*Records to use*:
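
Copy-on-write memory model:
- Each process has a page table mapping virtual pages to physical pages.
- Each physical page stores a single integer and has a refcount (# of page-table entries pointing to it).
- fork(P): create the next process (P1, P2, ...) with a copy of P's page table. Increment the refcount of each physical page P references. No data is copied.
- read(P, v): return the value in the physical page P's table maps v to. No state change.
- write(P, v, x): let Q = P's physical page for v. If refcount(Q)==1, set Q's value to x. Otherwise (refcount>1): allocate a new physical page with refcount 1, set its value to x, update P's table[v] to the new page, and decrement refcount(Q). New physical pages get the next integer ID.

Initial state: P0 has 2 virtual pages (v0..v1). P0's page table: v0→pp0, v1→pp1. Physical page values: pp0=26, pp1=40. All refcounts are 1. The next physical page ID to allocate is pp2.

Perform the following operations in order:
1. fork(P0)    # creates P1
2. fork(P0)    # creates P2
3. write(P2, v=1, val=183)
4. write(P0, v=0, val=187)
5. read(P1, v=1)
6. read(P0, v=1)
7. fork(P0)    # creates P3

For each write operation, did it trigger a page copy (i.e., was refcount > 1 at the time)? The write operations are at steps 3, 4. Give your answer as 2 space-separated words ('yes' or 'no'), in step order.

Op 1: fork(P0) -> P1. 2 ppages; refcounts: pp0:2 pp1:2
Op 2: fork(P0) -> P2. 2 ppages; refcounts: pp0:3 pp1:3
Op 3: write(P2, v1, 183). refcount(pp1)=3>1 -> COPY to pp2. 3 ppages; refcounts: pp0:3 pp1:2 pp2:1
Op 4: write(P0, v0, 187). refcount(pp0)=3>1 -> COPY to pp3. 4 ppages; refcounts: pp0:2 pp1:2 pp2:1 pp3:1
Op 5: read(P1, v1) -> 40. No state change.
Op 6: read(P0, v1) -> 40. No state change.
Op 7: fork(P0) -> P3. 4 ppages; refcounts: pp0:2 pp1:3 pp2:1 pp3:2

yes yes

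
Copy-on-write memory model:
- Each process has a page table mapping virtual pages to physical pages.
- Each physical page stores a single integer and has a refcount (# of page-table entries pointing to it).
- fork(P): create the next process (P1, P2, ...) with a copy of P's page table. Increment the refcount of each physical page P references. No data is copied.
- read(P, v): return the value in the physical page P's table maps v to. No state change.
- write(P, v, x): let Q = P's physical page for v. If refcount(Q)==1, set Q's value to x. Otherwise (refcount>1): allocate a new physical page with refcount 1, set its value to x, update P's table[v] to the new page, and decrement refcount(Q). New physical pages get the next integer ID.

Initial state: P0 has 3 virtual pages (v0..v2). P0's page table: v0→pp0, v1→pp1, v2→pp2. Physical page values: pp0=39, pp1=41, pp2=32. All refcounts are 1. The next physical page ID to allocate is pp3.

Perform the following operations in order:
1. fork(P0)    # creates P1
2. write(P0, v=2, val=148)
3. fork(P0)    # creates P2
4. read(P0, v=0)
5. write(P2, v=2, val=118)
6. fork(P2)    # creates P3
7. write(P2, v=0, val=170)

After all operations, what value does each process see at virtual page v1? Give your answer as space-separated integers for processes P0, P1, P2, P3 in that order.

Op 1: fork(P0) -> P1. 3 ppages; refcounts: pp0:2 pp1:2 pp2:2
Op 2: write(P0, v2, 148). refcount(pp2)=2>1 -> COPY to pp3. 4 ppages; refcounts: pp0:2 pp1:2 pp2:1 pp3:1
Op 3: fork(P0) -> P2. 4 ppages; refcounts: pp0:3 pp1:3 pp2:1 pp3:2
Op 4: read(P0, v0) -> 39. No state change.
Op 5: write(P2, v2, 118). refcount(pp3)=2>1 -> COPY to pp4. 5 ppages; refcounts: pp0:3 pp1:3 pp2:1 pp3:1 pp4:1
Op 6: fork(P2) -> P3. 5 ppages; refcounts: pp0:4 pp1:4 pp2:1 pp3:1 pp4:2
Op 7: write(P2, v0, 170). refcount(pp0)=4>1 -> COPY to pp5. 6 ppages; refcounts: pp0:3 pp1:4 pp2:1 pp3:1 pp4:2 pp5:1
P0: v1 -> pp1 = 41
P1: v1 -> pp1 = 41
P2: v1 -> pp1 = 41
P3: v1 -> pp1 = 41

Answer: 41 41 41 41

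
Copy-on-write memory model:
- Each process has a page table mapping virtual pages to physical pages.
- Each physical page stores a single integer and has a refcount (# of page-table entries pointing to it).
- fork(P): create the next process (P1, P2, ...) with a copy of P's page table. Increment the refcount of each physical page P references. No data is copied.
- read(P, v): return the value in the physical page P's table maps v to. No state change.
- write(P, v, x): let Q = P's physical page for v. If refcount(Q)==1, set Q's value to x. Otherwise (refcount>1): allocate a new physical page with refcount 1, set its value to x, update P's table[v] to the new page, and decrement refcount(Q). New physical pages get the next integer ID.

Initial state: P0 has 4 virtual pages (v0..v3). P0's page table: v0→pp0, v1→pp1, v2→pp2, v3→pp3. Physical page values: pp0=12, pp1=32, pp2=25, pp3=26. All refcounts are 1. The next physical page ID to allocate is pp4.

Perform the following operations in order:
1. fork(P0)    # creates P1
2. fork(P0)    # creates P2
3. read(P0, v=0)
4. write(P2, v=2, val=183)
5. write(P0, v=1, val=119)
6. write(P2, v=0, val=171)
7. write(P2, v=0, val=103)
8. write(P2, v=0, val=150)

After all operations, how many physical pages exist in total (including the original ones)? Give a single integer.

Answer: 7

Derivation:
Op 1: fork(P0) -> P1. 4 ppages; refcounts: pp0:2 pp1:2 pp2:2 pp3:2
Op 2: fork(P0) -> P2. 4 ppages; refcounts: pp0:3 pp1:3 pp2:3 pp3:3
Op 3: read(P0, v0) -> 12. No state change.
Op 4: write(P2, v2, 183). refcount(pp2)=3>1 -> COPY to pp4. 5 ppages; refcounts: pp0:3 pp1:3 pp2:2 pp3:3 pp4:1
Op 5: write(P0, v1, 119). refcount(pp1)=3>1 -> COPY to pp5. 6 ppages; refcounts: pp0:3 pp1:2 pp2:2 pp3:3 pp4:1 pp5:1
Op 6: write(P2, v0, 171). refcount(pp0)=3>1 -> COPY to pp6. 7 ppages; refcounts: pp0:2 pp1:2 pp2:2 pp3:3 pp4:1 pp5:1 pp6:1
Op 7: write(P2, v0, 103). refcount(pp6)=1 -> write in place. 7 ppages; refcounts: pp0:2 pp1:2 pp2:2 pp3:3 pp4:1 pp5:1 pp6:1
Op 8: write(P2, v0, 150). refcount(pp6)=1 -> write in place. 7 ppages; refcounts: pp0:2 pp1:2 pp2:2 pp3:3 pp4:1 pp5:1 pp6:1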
---
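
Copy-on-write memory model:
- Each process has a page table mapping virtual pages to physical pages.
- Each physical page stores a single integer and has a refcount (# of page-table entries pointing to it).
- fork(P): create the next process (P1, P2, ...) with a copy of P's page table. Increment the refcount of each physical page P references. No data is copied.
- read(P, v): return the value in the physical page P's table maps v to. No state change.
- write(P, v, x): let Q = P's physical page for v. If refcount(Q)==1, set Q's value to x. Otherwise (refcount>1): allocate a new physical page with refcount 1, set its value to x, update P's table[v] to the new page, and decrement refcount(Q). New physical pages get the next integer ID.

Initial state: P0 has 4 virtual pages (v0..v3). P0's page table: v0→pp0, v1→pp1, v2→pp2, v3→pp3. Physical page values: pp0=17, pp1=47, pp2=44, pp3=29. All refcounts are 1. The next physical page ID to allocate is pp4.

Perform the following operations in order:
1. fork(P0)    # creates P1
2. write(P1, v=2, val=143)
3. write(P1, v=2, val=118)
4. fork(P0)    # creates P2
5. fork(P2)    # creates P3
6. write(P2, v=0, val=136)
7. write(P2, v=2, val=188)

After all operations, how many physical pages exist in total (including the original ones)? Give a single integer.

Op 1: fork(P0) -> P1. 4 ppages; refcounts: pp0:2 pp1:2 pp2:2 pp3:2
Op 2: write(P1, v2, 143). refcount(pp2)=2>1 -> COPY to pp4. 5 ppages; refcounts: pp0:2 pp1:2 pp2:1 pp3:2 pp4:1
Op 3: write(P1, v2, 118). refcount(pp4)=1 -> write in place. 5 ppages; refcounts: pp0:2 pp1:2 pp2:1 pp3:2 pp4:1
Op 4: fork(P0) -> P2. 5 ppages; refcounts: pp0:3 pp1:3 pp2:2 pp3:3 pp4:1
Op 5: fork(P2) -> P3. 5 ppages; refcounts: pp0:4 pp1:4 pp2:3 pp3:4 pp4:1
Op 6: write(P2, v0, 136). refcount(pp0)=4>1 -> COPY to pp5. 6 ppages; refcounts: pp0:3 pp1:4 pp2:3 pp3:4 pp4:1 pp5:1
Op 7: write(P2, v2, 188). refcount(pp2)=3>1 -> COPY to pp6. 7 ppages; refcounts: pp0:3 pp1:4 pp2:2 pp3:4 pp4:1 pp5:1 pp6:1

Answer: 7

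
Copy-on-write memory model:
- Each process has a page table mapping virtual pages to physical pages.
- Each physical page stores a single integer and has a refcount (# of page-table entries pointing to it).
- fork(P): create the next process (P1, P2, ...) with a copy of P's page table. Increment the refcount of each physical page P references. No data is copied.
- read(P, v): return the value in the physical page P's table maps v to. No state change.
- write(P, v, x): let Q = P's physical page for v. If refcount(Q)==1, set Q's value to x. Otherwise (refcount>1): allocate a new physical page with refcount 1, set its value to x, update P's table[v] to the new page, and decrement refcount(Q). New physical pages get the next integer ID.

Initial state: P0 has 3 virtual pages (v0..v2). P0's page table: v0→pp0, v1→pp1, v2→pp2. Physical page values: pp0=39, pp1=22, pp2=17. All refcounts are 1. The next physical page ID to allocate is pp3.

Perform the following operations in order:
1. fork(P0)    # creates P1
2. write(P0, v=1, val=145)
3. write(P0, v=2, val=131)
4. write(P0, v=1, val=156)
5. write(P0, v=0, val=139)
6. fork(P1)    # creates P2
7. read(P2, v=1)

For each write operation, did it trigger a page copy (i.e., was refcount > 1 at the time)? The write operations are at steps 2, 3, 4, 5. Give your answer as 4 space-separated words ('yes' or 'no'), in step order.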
==
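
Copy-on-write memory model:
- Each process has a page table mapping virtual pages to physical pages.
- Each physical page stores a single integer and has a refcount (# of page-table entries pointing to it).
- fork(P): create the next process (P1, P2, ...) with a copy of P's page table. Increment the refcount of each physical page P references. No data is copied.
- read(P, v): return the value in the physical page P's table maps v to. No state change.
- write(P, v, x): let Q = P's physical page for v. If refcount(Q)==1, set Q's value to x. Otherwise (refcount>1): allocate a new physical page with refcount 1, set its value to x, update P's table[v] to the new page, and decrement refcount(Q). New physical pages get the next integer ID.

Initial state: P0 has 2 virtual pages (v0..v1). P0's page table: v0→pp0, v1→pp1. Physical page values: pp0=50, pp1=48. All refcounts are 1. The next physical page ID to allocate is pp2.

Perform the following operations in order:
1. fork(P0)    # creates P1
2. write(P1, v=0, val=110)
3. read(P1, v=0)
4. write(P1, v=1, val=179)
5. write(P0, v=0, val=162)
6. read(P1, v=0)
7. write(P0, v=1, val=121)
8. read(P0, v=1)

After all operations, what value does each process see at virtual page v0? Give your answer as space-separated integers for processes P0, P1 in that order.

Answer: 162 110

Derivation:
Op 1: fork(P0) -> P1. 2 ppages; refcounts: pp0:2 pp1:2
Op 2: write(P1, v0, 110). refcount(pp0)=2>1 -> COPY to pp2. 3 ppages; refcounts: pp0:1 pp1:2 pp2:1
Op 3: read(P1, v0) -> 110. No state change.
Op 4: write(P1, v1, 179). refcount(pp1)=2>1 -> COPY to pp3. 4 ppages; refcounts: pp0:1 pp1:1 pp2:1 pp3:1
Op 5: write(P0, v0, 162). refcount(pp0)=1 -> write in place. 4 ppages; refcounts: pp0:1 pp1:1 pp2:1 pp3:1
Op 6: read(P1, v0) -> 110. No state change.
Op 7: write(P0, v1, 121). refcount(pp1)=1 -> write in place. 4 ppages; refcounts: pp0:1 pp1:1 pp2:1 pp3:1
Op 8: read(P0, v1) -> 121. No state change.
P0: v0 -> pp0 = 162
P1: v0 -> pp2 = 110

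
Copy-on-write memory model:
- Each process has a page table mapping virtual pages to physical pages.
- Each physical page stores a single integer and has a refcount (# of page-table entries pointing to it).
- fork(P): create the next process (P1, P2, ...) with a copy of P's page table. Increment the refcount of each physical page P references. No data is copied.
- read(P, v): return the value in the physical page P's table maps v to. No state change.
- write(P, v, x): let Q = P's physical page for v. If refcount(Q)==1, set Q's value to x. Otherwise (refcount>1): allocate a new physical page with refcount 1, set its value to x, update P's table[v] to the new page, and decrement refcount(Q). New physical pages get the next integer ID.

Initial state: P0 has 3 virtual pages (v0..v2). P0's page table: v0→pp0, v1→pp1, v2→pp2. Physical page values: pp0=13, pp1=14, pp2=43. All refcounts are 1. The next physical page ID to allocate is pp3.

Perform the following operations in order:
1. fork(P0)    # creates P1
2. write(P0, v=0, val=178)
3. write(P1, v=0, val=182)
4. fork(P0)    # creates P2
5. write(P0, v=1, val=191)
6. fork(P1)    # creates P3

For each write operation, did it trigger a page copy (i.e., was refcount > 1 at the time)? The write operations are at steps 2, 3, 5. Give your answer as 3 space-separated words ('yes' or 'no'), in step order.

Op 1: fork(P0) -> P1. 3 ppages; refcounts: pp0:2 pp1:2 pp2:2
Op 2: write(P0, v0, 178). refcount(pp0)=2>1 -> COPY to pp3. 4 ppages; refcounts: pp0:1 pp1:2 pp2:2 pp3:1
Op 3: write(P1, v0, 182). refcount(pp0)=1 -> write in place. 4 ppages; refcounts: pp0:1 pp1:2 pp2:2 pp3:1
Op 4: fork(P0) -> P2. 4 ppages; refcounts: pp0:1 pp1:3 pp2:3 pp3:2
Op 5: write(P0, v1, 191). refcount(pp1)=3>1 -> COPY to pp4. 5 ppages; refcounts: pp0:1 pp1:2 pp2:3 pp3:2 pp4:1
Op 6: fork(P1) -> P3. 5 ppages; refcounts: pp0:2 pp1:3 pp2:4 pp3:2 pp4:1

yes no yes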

*Exercise*:
From the entries above, print the lines beginning at the one with "4. write(P2, v=2, val=183)" and stopping after the one with "8. write(P2, v=0, val=150)", exactly as written and with nothing else.

*Task answer*:
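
4. write(P2, v=2, val=183)
5. write(P0, v=1, val=119)
6. write(P2, v=0, val=171)
7. write(P2, v=0, val=103)
8. write(P2, v=0, val=150)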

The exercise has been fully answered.